Stored data
►

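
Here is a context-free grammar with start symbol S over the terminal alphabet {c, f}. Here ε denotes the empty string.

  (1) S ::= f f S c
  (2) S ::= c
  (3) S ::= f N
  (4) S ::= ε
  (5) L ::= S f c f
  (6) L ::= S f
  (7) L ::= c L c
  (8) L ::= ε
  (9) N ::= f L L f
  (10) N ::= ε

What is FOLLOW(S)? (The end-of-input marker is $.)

FIRST(S): from S::=f f S c we get {f}; from S::=c we get {c}; from S::=f N we get {f}; from S::=ε we get {ε}. So FIRST(S) = {ε, c, f}.
FIRST(N): from N::=f L L f we get {f}; from N::=ε we get {ε}. So FIRST(N) = {ε, f}.
FIRST(L): from L::=S f c f we get {c, f}; from L::=S f we get {c, f}; from L::=c L c we get {c}; from L::=ε we get {ε}. So FIRST(L) = {ε, c, f}.
FOLLOW(S) includes $ since S is the start symbol.
FOLLOW(S): in S::=f f S c, S is followed by c with FIRST {c}; in L::=S f c f, S is followed by f c f with FIRST {f}; in L::=S f, S is followed by f with FIRST {f}. Thus FOLLOW(S) = {$, c, f}.
FOLLOW(L): in L::=c L c, L is followed by c with FIRST {c}; in N::=f L L f (occurrence 1), L is followed by L f with FIRST {c, f}; in N::=f L L f (occurrence 2), L is followed by f with FIRST {f}. Thus FOLLOW(L) = {c, f}.
FOLLOW(N): in S::=f N, the suffix after N is empty, so FOLLOW(N) ⊇ FOLLOW(S) = {$, c, f}. Thus FOLLOW(N) = {$, c, f}.

{$, c, f}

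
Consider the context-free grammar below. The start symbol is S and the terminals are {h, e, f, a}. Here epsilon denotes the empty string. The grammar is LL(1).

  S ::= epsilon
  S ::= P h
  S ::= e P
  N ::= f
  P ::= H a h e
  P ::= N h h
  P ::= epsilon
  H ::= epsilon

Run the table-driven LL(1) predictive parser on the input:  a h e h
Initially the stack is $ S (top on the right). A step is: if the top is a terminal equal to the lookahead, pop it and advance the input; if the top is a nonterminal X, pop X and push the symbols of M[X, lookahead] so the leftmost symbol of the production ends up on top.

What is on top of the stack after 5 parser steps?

e

step 1: stack=$ S  input=a h e h $  — expand S ::= P h
step 2: stack=$ h P  input=a h e h $  — expand P ::= H a h e
step 3: stack=$ h e h a H  input=a h e h $  — expand H ::= epsilon
step 4: stack=$ h e h a  input=a h e h $  — match a
step 5: stack=$ h e h  input=h e h $  — match h
Stack after step 5: $ h e (top = e).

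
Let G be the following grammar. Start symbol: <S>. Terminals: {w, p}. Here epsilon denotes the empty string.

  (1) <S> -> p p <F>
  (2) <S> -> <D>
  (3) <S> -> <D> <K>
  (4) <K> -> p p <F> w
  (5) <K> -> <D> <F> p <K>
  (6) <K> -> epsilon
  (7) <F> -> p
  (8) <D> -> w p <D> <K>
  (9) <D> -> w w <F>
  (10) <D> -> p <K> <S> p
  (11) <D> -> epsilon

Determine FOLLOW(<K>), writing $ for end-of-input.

{$, p, w}

FIRST(<F>): from <F>->p we get {p}. So FIRST(<F>) = {p}.
FIRST(<D>): from <D>->w p <D> <K> we get {w}; from <D>->w w <F> we get {w}; from <D>->p <K> <S> p we get {p}; from <D>->epsilon we get {epsilon}. So FIRST(<D>) = {epsilon, p, w}.
FIRST(<K>): from <K>->p p <F> w we get {p}; from <K>-><D> <F> p <K> we get {p, w}; from <K>->epsilon we get {epsilon}. So FIRST(<K>) = {epsilon, p, w}.
FIRST(<S>): from <S>->p p <F> we get {p}; from <S>-><D> we get {epsilon, p, w}; from <S>-><D> <K> we get {epsilon, p, w}. So FIRST(<S>) = {epsilon, p, w}.
FOLLOW(<S>) includes $ since <S> is the start symbol.
FOLLOW(<S>): in <D>->p <K> <S> p, <S> is followed by p with FIRST {p}. Thus FOLLOW(<S>) = {$, p}.
FOLLOW(<D>): in <S>-><D>, the suffix after <D> is empty, so FOLLOW(<D>) ⊇ FOLLOW(<S>) = {$, p}; in <S>-><D> <K>, <D> is followed by <K> with FIRST {epsilon, p, w}; in <S>-><D> <K>, the suffix after <D> is nullable, so FOLLOW(<D>) ⊇ FOLLOW(<S>) = {$, p}; in <K>-><D> <F> p <K>, <D> is followed by <F> p <K> with FIRST {p}; in <D>->w p <D> <K>, <D> is followed by <K> with FIRST {epsilon, p, w}; in <D>->w p <D> <K>, the suffix after <D> is nullable (adds nothing new). Thus FOLLOW(<D>) = {$, p, w}.
FOLLOW(<K>): in <S>-><D> <K>, the suffix after <K> is empty, so FOLLOW(<K>) ⊇ FOLLOW(<S>) = {$, p}; in <K>-><D> <F> p <K>, the suffix after <K> is empty (adds nothing new); in <D>->w p <D> <K>, the suffix after <K> is empty, so FOLLOW(<K>) ⊇ FOLLOW(<D>) = {$, p, w}; in <D>->p <K> <S> p, <K> is followed by <S> p with FIRST {p, w}. Thus FOLLOW(<K>) = {$, p, w}.
FOLLOW(<F>): in <S>->p p <F>, the suffix after <F> is empty, so FOLLOW(<F>) ⊇ FOLLOW(<S>) = {$, p}; in <K>->p p <F> w, <F> is followed by w with FIRST {w}; in <K>-><D> <F> p <K>, <F> is followed by p <K> with FIRST {p}; in <D>->w w <F>, the suffix after <F> is empty, so FOLLOW(<F>) ⊇ FOLLOW(<D>) = {$, p, w}. Thus FOLLOW(<F>) = {$, p, w}.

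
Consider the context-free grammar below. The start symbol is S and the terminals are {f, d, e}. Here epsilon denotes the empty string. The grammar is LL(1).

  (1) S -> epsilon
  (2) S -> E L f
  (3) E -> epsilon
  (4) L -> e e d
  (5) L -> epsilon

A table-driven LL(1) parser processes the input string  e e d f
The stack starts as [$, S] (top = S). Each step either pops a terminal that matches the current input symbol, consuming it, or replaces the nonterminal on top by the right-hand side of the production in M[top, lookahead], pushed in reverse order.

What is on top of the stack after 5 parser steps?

d

     Stack      Input      Action
  1  $ S        e e d f $  expand S -> E L f
  2  $ f L E    e e d f $  expand E -> epsilon
  3  $ f L      e e d f $  expand L -> e e d
  4  $ f d e e  e e d f $  match e
  5  $ f d e    e d f $    match e
Stack after step 5: $ f d (top = d).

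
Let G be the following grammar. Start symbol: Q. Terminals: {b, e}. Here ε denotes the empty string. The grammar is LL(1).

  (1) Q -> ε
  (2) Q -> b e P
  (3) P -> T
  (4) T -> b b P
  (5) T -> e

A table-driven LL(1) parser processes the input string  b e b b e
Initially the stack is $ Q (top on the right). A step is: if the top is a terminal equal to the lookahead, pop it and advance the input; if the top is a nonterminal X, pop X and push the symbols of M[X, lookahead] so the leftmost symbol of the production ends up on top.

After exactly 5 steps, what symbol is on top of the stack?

step 1: stack=$ Q  input=b e b b e $  — expand Q -> b e P
step 2: stack=$ P e b  input=b e b b e $  — match b
step 3: stack=$ P e  input=e b b e $  — match e
step 4: stack=$ P  input=b b e $  — expand P -> T
step 5: stack=$ T  input=b b e $  — expand T -> b b P
Stack after step 5: $ P b b (top = b).

b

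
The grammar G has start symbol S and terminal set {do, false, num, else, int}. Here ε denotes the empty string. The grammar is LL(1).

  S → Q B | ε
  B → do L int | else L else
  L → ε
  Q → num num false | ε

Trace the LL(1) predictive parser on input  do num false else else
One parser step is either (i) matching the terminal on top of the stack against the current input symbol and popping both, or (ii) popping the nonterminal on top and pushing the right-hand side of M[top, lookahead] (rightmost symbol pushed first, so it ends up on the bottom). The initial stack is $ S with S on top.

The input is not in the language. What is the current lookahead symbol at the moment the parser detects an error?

num

     Stack       Input                     Action
  1  $ S         do num false else else $  expand S → Q B
  2  $ B Q       do num false else else $  expand Q → ε
  3  $ B         do num false else else $  expand B → do L int
  4  $ int L do  do num false else else $  match do
  5  $ int L     num false else else $     error: M[L, num] is empty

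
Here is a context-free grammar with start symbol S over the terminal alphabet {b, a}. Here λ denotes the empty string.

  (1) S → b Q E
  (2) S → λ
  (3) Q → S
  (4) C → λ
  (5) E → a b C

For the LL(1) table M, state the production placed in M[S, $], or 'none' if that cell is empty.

FIRST(S): from S→b Q E we get {b}; from S→λ we get {λ}. So FIRST(S) = {λ, b}.
FIRST(C): from C→λ we get {λ}. So FIRST(C) = {λ}.
FIRST(E): from E→a b C we get {a}. So FIRST(E) = {a}.
FIRST(Q): from Q→S we get {λ, b}. So FIRST(Q) = {λ, b}.
FOLLOW(S) includes $ since S is the start symbol.
FOLLOW(Q): in S→b Q E, Q is followed by E with FIRST {a}. Thus FOLLOW(Q) = {a}.
FOLLOW(S): in Q→S, the suffix after S is empty, so FOLLOW(S) ⊇ FOLLOW(Q) = {a}. Thus FOLLOW(S) = {$, a}.
For S → b Q E: FIRST(b Q E) = {b}, so it goes in M[S, t] for t ∈ {b}.
For S → λ: FIRST(λ) = {λ}, so it goes in M[S, t] for t ∈ {}; since λ ∈ FIRST, also for every t ∈ FOLLOW(S) = {$, a}.

S → λ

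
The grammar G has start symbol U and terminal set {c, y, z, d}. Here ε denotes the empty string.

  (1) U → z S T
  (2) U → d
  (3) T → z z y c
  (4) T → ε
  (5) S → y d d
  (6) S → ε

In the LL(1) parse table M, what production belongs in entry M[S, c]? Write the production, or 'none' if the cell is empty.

FIRST(U) = {d, z}
FIRST(T) = {ε, z}
FIRST(S) = {ε, y}
FOLLOW(U) includes $ since U is the start symbol.
FOLLOW(U): U appears on no right-hand side. Thus FOLLOW(U) = {$}.
FOLLOW(S): in U→z S T, S is followed by T with FIRST {ε, z}; in U→z S T, the suffix after S is nullable, so FOLLOW(S) ⊇ FOLLOW(U) = {$}. Thus FOLLOW(S) = {$, z}.
For S → y d d: FIRST(y d d) = {y}, so it goes in M[S, t] for t ∈ {y}.
For S → ε: FIRST(ε) = {ε}, so it goes in M[S, t] for t ∈ {}; since ε ∈ FIRST, also for every t ∈ FOLLOW(S) = {$, z}.
None of these place a production in M[S, c].

none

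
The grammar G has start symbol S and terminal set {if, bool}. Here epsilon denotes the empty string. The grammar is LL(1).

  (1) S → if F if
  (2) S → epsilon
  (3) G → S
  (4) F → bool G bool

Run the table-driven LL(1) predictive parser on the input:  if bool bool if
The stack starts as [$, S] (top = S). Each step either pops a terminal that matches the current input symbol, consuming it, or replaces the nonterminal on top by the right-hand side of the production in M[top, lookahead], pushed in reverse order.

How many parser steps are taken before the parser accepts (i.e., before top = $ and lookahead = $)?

     Stack             Input              Action
  1  $ S               if bool bool if $  expand S → if F if
  2  $ if F if         if bool bool if $  match if
  3  $ if F            bool bool if $     expand F → bool G bool
  4  $ if bool G bool  bool bool if $     match bool
  5  $ if bool G       bool if $          expand G → S
  6  $ if bool S       bool if $          expand S → epsilon
  7  $ if bool         bool if $          match bool
  8  $ if              if $               match if
Accept reached after 8 steps.

8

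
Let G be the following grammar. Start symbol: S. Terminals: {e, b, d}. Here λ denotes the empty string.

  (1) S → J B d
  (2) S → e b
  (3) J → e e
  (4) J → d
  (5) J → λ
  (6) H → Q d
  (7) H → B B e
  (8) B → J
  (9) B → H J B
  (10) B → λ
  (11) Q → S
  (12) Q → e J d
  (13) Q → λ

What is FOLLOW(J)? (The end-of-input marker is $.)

FIRST(J) = {λ, d, e}
FIRST(S) = {d, e}  (via J B d)
FIRST(Q) = {λ, d, e}  (via S)
FIRST(H) = {d, e}  (via Q d, B B e)
FIRST(B) = {λ, d, e}  (via J, H J B)
FOLLOW(S) includes $ since S is the start symbol.
FOLLOW(B): in S→J B d, B is followed by d with FIRST {d}; in H→B B e (occurrence 1), B is followed by B e with FIRST {d, e}; in H→B B e (occurrence 2), B is followed by e with FIRST {e}; in B→H J B, the suffix after B is empty (adds nothing new). Thus FOLLOW(B) = {d, e}.
FOLLOW(J): in S→J B d, J is followed by B d with FIRST {d, e}; in B→J, the suffix after J is empty, so FOLLOW(J) ⊇ FOLLOW(B) = {d, e}; in B→H J B, J is followed by B with FIRST {λ, d, e}; in B→H J B, the suffix after J is nullable, so FOLLOW(J) ⊇ FOLLOW(B) = {d, e}; in Q→e J d, J is followed by d with FIRST {d}. Thus FOLLOW(J) = {d, e}.
FOLLOW(H): in B→H J B, H is followed by J B with FIRST {λ, d, e}; in B→H J B, the suffix after H is nullable, so FOLLOW(H) ⊇ FOLLOW(B) = {d, e}. Thus FOLLOW(H) = {d, e}.
FOLLOW(Q): in H→Q d, Q is followed by d with FIRST {d}. Thus FOLLOW(Q) = {d}.
FOLLOW(S): in Q→S, the suffix after S is empty, so FOLLOW(S) ⊇ FOLLOW(Q) = {d}. Thus FOLLOW(S) = {$, d}.

{d, e}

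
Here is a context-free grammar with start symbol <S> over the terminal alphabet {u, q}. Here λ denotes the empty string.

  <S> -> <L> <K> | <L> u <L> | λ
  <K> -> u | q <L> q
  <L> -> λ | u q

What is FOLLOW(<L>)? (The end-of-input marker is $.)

{$, q, u}

FIRST(<K>) = {q, u}
FIRST(<L>) = {λ, u}
FIRST(<S>) = {λ, q, u}  (via <L> <K>, <L> u <L>)
FOLLOW(<S>) includes $ since <S> is the start symbol.
FOLLOW(<S>): <S> appears on no right-hand side. Thus FOLLOW(<S>) = {$}.
FOLLOW(<K>): in <S>-><L> <K>, the suffix after <K> is empty, so FOLLOW(<K>) ⊇ FOLLOW(<S>) = {$}. Thus FOLLOW(<K>) = {$}.
FOLLOW(<L>): in <S>-><L> <K>, <L> is followed by <K> with FIRST {q, u}; in <S>-><L> u <L> (occurrence 1), <L> is followed by u <L> with FIRST {u}; in <S>-><L> u <L> (occurrence 2), the suffix after <L> is empty, so FOLLOW(<L>) ⊇ FOLLOW(<S>) = {$}; in <K>->q <L> q, <L> is followed by q with FIRST {q}. Thus FOLLOW(<L>) = {$, q, u}.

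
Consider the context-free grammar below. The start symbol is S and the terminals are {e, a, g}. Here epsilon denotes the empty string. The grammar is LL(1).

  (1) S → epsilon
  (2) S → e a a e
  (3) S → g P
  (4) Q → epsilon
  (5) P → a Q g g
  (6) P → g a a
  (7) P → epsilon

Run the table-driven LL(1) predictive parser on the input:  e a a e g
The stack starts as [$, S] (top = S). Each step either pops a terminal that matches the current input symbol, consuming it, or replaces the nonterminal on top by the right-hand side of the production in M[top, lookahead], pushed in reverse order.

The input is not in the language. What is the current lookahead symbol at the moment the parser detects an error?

g

     Stack      Input        Action
  1  $ S        e a a e g $  expand S → e a a e
  2  $ e a a e  e a a e g $  match e
  3  $ e a a    a a e g $    match a
  4  $ e a      a e g $      match a
  5  $ e        e g $        match e
  6  $          g $          error: stack empty but input remains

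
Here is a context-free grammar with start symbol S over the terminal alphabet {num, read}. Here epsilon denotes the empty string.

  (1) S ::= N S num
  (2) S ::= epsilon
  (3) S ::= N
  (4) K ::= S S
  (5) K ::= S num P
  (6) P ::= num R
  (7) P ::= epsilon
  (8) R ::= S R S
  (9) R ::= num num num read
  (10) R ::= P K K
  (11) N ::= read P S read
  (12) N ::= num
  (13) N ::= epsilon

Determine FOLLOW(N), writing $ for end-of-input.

FIRST(P) = {epsilon, num}
FIRST(N) = {epsilon, num, read}
FIRST(S) = {epsilon, num, read}  (via N S num, N)
FIRST(K) = {epsilon, num, read}  (via S S, S num P)
FIRST(R) = {epsilon, num, read}  (via S R S, P K K)
FOLLOW(S) includes $ since S is the start symbol.
FOLLOW(S): in S::=N S num, S is followed by num with FIRST {num}; in K::=S S (occurrence 1), S is followed by S with FIRST {epsilon, num, read}; in K::=S S (occurrence 1), the suffix after S is nullable, so FOLLOW(S) ⊇ FOLLOW(K) = {num, read}; in K::=S S (occurrence 2), the suffix after S is empty, so FOLLOW(S) ⊇ FOLLOW(K) = {num, read}; in K::=S num P, S is followed by num P with FIRST {num}; in R::=S R S (occurrence 1), S is followed by R S with FIRST {epsilon, num, read}; in R::=S R S (occurrence 1), the suffix after S is nullable, so FOLLOW(S) ⊇ FOLLOW(R) = {num, read}; in R::=S R S (occurrence 2), the suffix after S is empty, so FOLLOW(S) ⊇ FOLLOW(R) = {num, read}; in N::=read P S read, S is followed by read with FIRST {read}. Thus FOLLOW(S) = {$, num, read}.
FOLLOW(N): in S::=N S num, N is followed by S num with FIRST {num, read}; in S::=N, the suffix after N is empty, so FOLLOW(N) ⊇ FOLLOW(S) = {$, num, read}. Thus FOLLOW(N) = {$, num, read}.
FOLLOW(K): in R::=P K K (occurrence 1), K is followed by K with FIRST {epsilon, num, read}; in R::=P K K (occurrence 1), the suffix after K is nullable, so FOLLOW(K) ⊇ FOLLOW(R) = {num, read}; in R::=P K K (occurrence 2), the suffix after K is empty, so FOLLOW(K) ⊇ FOLLOW(R) = {num, read}. Thus FOLLOW(K) = {num, read}.
FOLLOW(P): in K::=S num P, the suffix after P is empty, so FOLLOW(P) ⊇ FOLLOW(K) = {num, read}; in R::=P K K, P is followed by K K with FIRST {epsilon, num, read}; in R::=P K K, the suffix after P is nullable, so FOLLOW(P) ⊇ FOLLOW(R) = {num, read}; in N::=read P S read, P is followed by S read with FIRST {num, read}. Thus FOLLOW(P) = {num, read}.
FOLLOW(R): in P::=num R, the suffix after R is empty, so FOLLOW(R) ⊇ FOLLOW(P) = {num, read}; in R::=S R S, R is followed by S with FIRST {epsilon, num, read}; in R::=S R S, the suffix after R is nullable (adds nothing new). Thus FOLLOW(R) = {num, read}.

{$, num, read}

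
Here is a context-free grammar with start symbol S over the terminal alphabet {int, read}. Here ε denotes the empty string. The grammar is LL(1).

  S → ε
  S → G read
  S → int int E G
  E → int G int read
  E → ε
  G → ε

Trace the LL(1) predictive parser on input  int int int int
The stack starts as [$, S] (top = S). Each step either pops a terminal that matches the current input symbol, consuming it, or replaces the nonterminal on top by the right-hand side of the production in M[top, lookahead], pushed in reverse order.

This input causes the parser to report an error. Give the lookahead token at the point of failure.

     Stack               Input              Action
  1  $ S                 int int int int $  expand S → int int E G
  2  $ G E int int       int int int int $  match int
  3  $ G E int           int int int $      match int
  4  $ G E               int int $          expand E → int G int read
  5  $ G read int G int  int int $          match int
  6  $ G read int G      int $              expand G → ε
  7  $ G read int        int $              match int
  8  $ G read            $                  error: top is terminal read but lookahead is $

$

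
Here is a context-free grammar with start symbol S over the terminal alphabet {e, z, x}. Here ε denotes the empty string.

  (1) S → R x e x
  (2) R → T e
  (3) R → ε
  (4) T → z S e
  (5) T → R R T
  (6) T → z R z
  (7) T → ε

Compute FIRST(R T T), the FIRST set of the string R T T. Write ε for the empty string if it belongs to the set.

{ε, e, z}

FIRST(S) = {e, x, z}  (via R x e x)
FIRST(R) = {ε, e, z}  (via T e)
FIRST(T) = {ε, e, z}  (via R R T)
FIRST(R T T): take FIRST of each symbol in turn, carrying on past any symbol whose FIRST contains ε; result {ε, e, z}.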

◄

-- EXERCISE INSTRUCTIONS --
Each line of the records that holds the word "alphabet" should be copied out.

-- TASK OUTPUT --
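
Here is a context-free grammar with start symbol S over the terminal alphabet {c, f}. Here ε denotes the empty string.
Here is a context-free grammar with start symbol S over the terminal alphabet {b, a}. Here λ denotes the empty string.
Here is a context-free grammar with start symbol <S> over the terminal alphabet {u, q}. Here λ denotes the empty string.
Here is a context-free grammar with start symbol S over the terminal alphabet {num, read}. Here epsilon denotes the empty string.
Here is a context-free grammar with start symbol S over the terminal alphabet {int, read}. Here ε denotes the empty string. The grammar is LL(1).
Here is a context-free grammar with start symbol S over the terminal alphabet {e, z, x}. Here ε denotes the empty string.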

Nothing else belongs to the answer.